Could you retype the whole listing, word for word?

[Start of Attachment]

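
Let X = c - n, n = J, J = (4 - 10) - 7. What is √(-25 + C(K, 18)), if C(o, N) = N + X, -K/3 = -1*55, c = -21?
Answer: I*√15 ≈ 3.873*I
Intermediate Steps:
J = -13 (J = -6 - 7 = -13)
n = -13
X = -8 (X = -21 - 1*(-13) = -21 + 13 = -8)
K = 165 (K = -(-3)*55 = -3*(-55) = 165)
C(o, N) = -8 + N (C(o, N) = N - 8 = -8 + N)
√(-25 + C(K, 18)) = √(-25 + (-8 + 18)) = √(-25 + 10) = √(-15) = I*√15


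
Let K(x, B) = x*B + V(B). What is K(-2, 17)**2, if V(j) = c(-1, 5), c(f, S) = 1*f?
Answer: 1225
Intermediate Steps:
c(f, S) = f
V(j) = -1
K(x, B) = -1 + B*x (K(x, B) = x*B - 1 = B*x - 1 = -1 + B*x)
K(-2, 17)**2 = (-1 + 17*(-2))**2 = (-1 - 34)**2 = (-35)**2 = 1225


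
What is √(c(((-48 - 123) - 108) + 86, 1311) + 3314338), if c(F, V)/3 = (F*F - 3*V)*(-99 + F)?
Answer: I*√25870478 ≈ 5086.3*I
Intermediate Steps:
c(F, V) = 3*(-99 + F)*(F² - 3*V) (c(F, V) = 3*((F*F - 3*V)*(-99 + F)) = 3*((F² - 3*V)*(-99 + F)) = 3*((-99 + F)*(F² - 3*V)) = 3*(-99 + F)*(F² - 3*V))
√(c(((-48 - 123) - 108) + 86, 1311) + 3314338) = √((-297*(((-48 - 123) - 108) + 86)² + 3*(((-48 - 123) - 108) + 86)³ + 891*1311 - 9*(((-48 - 123) - 108) + 86)*1311) + 3314338) = √((-297*((-171 - 108) + 86)² + 3*((-171 - 108) + 86)³ + 1168101 - 9*((-171 - 108) + 86)*1311) + 3314338) = √((-297*(-279 + 86)² + 3*(-279 + 86)³ + 1168101 - 9*(-279 + 86)*1311) + 3314338) = √((-297*(-193)² + 3*(-193)³ + 1168101 - 9*(-193)*1311) + 3314338) = √((-297*37249 + 3*(-7189057) + 1168101 + 2277207) + 3314338) = √((-11062953 - 21567171 + 1168101 + 2277207) + 3314338) = √(-29184816 + 3314338) = √(-25870478) = I*√25870478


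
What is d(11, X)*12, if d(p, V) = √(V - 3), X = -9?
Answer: 24*I*√3 ≈ 41.569*I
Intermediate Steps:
d(p, V) = √(-3 + V)
d(11, X)*12 = √(-3 - 9)*12 = √(-12)*12 = (2*I*√3)*12 = 24*I*√3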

[End of Attachment]

* [Response]:
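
Let X = c - n, n = J, J = (4 - 10) - 7. What is √(-25 + C(K, 18)), if C(o, N) = N + X, -K/3 = -1*55, c = -21?
Answer: I*√15 ≈ 3.873*I
Intermediate Steps:
J = -13 (J = -6 - 7 = -13)
n = -13
X = -8 (X = -21 - 1*(-13) = -21 + 13 = -8)
K = 165 (K = -(-3)*55 = -3*(-55) = 165)
C(o, N) = -8 + N (C(o, N) = N - 8 = -8 + N)
√(-25 + C(K, 18)) = √(-25 + (-8 + 18)) = √(-25 + 10) = √(-15) = I*√15


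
Let K(x, B) = x*B + V(B). What is K(-2, 17)**2, if V(j) = c(-1, 5), c(f, S) = 1*f?
Answer: 1225
Intermediate Steps:
c(f, S) = f
V(j) = -1
K(x, B) = -1 + B*x (K(x, B) = x*B - 1 = B*x - 1 = -1 + B*x)
K(-2, 17)**2 = (-1 + 17*(-2))**2 = (-1 - 34)**2 = (-35)**2 = 1225


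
What is √(c(((-48 - 123) - 108) + 86, 1311) + 3314338), if c(F, V)/3 = (F*F - 3*V)*(-99 + F)?
Answer: I*√25870478 ≈ 5086.3*I
Intermediate Steps:
c(F, V) = 3*(-99 + F)*(F² - 3*V) (c(F, V) = 3*((F*F - 3*V)*(-99 + F)) = 3*((F² - 3*V)*(-99 + F)) = 3*((-99 + F)*(F² - 3*V)) = 3*(-99 + F)*(F² - 3*V))
√(c(((-48 - 123) - 108) + 86, 1311) + 3314338) = √((-297*(((-48 - 123) - 108) + 86)² + 3*(((-48 - 123) - 108) + 86)³ + 891*1311 - 9*(((-48 - 123) - 108) + 86)*1311) + 3314338) = √((-297*((-171 - 108) + 86)² + 3*((-171 - 108) + 86)³ + 1168101 - 9*((-171 - 108) + 86)*1311) + 3314338) = √((-297*(-279 + 86)² + 3*(-279 + 86)³ + 1168101 - 9*(-279 + 86)*1311) + 3314338) = √((-297*(-193)² + 3*(-193)³ + 1168101 - 9*(-193)*1311) + 3314338) = √((-297*37249 + 3*(-7189057) + 1168101 + 2277207) + 3314338) = √((-11062953 - 21567171 + 1168101 + 2277207) + 3314338) = √(-29184816 + 3314338) = √(-25870478) = I*√25870478


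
What is d(11, X)*12, if d(p, V) = √(V - 3), X = -9?
Answer: 24*I*√3 ≈ 41.569*I
Intermediate Steps:
d(p, V) = √(-3 + V)
d(11, X)*12 = √(-3 - 9)*12 = √(-12)*12 = (2*I*√3)*12 = 24*I*√3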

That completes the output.